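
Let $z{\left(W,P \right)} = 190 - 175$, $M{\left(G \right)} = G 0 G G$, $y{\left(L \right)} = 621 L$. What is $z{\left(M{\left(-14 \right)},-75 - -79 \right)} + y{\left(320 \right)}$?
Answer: $198735$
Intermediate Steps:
$M{\left(G \right)} = 0$ ($M{\left(G \right)} = G 0 G = 0 G = 0$)
$z{\left(W,P \right)} = 15$ ($z{\left(W,P \right)} = 190 - 175 = 15$)
$z{\left(M{\left(-14 \right)},-75 - -79 \right)} + y{\left(320 \right)} = 15 + 621 \cdot 320 = 15 + 198720 = 198735$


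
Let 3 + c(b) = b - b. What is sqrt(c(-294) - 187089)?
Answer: 6*I*sqrt(5197) ≈ 432.54*I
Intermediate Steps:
c(b) = -3 (c(b) = -3 + (b - b) = -3 + 0 = -3)
sqrt(c(-294) - 187089) = sqrt(-3 - 187089) = sqrt(-187092) = 6*I*sqrt(5197)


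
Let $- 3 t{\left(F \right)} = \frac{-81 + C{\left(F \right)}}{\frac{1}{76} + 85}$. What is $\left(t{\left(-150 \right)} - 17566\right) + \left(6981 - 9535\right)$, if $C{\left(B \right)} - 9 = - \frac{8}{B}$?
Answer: $- \frac{411951224}{20475} \approx -20120.0$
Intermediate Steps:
$C{\left(B \right)} = 9 - \frac{8}{B}$
$t{\left(F \right)} = \frac{1824}{6461} + \frac{608}{19383 F}$ ($t{\left(F \right)} = - \frac{\left(-81 + \left(9 - \frac{8}{F}\right)\right) \frac{1}{\frac{1}{76} + 85}}{3} = - \frac{\left(-72 - \frac{8}{F}\right) \frac{1}{\frac{1}{76} + 85}}{3} = - \frac{\left(-72 - \frac{8}{F}\right) \frac{1}{\frac{6461}{76}}}{3} = - \frac{\left(-72 - \frac{8}{F}\right) \frac{76}{6461}}{3} = - \frac{- \frac{5472}{6461} - \frac{608}{6461 F}}{3} = \frac{1824}{6461} + \frac{608}{19383 F}$)
$\left(t{\left(-150 \right)} - 17566\right) + \left(6981 - 9535\right) = \left(\frac{608 \left(1 + 9 \left(-150\right)\right)}{19383 \left(-150\right)} - 17566\right) + \left(6981 - 9535\right) = \left(\frac{608}{19383} \left(- \frac{1}{150}\right) \left(1 - 1350\right) - 17566\right) + \left(6981 - 9535\right) = \left(\frac{608}{19383} \left(- \frac{1}{150}\right) \left(-1349\right) - 17566\right) - 2554 = \left(\frac{5776}{20475} - 17566\right) - 2554 = - \frac{359658074}{20475} - 2554 = - \frac{411951224}{20475}$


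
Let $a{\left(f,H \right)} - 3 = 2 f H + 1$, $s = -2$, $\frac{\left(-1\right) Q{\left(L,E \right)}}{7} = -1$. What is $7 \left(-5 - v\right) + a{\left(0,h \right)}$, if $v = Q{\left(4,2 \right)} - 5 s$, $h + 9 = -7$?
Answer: $-150$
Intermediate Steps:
$h = -16$ ($h = -9 - 7 = -16$)
$Q{\left(L,E \right)} = 7$ ($Q{\left(L,E \right)} = \left(-7\right) \left(-1\right) = 7$)
$v = 17$ ($v = 7 - -10 = 7 + 10 = 17$)
$a{\left(f,H \right)} = 4 + 2 H f$ ($a{\left(f,H \right)} = 3 + \left(2 f H + 1\right) = 3 + \left(2 H f + 1\right) = 3 + \left(1 + 2 H f\right) = 4 + 2 H f$)
$7 \left(-5 - v\right) + a{\left(0,h \right)} = 7 \left(-5 - 17\right) + \left(4 + 2 \left(-16\right) 0\right) = 7 \left(-5 - 17\right) + \left(4 + 0\right) = 7 \left(-22\right) + 4 = -154 + 4 = -150$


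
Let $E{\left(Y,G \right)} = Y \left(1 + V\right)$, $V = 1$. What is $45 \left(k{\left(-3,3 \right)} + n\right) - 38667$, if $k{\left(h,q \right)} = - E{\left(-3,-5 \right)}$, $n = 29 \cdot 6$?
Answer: $-30567$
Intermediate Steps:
$E{\left(Y,G \right)} = 2 Y$ ($E{\left(Y,G \right)} = Y \left(1 + 1\right) = Y 2 = 2 Y$)
$n = 174$
$k{\left(h,q \right)} = 6$ ($k{\left(h,q \right)} = - 2 \left(-3\right) = \left(-1\right) \left(-6\right) = 6$)
$45 \left(k{\left(-3,3 \right)} + n\right) - 38667 = 45 \left(6 + 174\right) - 38667 = 45 \cdot 180 - 38667 = 8100 - 38667 = -30567$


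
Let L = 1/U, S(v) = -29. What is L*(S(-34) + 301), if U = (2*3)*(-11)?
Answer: -136/33 ≈ -4.1212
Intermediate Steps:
U = -66 (U = 6*(-11) = -66)
L = -1/66 (L = 1/(-66) = -1/66 ≈ -0.015152)
L*(S(-34) + 301) = -(-29 + 301)/66 = -1/66*272 = -136/33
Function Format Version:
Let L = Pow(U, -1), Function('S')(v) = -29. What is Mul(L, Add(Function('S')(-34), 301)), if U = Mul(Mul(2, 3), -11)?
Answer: Rational(-136, 33) ≈ -4.1212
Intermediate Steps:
U = -66 (U = Mul(6, -11) = -66)
L = Rational(-1, 66) (L = Pow(-66, -1) = Rational(-1, 66) ≈ -0.015152)
Mul(L, Add(Function('S')(-34), 301)) = Mul(Rational(-1, 66), Add(-29, 301)) = Mul(Rational(-1, 66), 272) = Rational(-136, 33)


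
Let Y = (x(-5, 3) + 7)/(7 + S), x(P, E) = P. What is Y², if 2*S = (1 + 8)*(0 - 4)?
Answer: 4/121 ≈ 0.033058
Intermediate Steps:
S = -18 (S = ((1 + 8)*(0 - 4))/2 = (9*(-4))/2 = (½)*(-36) = -18)
Y = -2/11 (Y = (-5 + 7)/(7 - 18) = 2/(-11) = 2*(-1/11) = -2/11 ≈ -0.18182)
Y² = (-2/11)² = 4/121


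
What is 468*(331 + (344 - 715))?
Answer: -18720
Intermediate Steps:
468*(331 + (344 - 715)) = 468*(331 - 371) = 468*(-40) = -18720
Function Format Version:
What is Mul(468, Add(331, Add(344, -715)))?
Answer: -18720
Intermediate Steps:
Mul(468, Add(331, Add(344, -715))) = Mul(468, Add(331, -371)) = Mul(468, -40) = -18720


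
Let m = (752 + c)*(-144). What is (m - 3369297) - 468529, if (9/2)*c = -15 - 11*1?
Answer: -3945282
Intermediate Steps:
c = -52/9 (c = 2*(-15 - 11*1)/9 = 2*(-15 - 11)/9 = (2/9)*(-26) = -52/9 ≈ -5.7778)
m = -107456 (m = (752 - 52/9)*(-144) = (6716/9)*(-144) = -107456)
(m - 3369297) - 468529 = (-107456 - 3369297) - 468529 = -3476753 - 468529 = -3945282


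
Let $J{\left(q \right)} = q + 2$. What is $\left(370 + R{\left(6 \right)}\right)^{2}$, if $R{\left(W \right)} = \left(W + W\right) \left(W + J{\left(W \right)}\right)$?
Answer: $289444$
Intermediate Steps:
$J{\left(q \right)} = 2 + q$
$R{\left(W \right)} = 2 W \left(2 + 2 W\right)$ ($R{\left(W \right)} = \left(W + W\right) \left(W + \left(2 + W\right)\right) = 2 W \left(2 + 2 W\right)$)
$\left(370 + R{\left(6 \right)}\right)^{2} = \left(370 + 4 \cdot 6 \left(1 + 6\right)\right)^{2} = \left(370 + 4 \cdot 6 \cdot 7\right)^{2} = \left(370 + 168\right)^{2} = 538^{2} = 289444$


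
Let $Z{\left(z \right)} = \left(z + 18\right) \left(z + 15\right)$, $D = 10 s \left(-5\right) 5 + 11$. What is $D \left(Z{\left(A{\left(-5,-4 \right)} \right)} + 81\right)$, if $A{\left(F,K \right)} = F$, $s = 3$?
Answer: $-155929$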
· · · · · · ·
• _YOUR INSTRUCTIONS_
Would you copy, unchanged, the stretch of the records above that begins at the line containing "Answer: $-150$" and ends at the line containing "Answer: $-30567$", and only that?

• _TASK SOLUTION_
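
Answer: $-150$
Intermediate Steps:
$h = -16$ ($h = -9 - 7 = -16$)
$Q{\left(L,E \right)} = 7$ ($Q{\left(L,E \right)} = \left(-7\right) \left(-1\right) = 7$)
$v = 17$ ($v = 7 - -10 = 7 + 10 = 17$)
$a{\left(f,H \right)} = 4 + 2 H f$ ($a{\left(f,H \right)} = 3 + \left(2 f H + 1\right) = 3 + \left(2 H f + 1\right) = 3 + \left(1 + 2 H f\right) = 4 + 2 H f$)
$7 \left(-5 - v\right) + a{\left(0,h \right)} = 7 \left(-5 - 17\right) + \left(4 + 2 \left(-16\right) 0\right) = 7 \left(-5 - 17\right) + \left(4 + 0\right) = 7 \left(-22\right) + 4 = -154 + 4 = -150$


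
Let $E{\left(Y,G \right)} = Y \left(1 + V\right)$, $V = 1$. What is $45 \left(k{\left(-3,3 \right)} + n\right) - 38667$, if $k{\left(h,q \right)} = - E{\left(-3,-5 \right)}$, $n = 29 \cdot 6$?
Answer: $-30567$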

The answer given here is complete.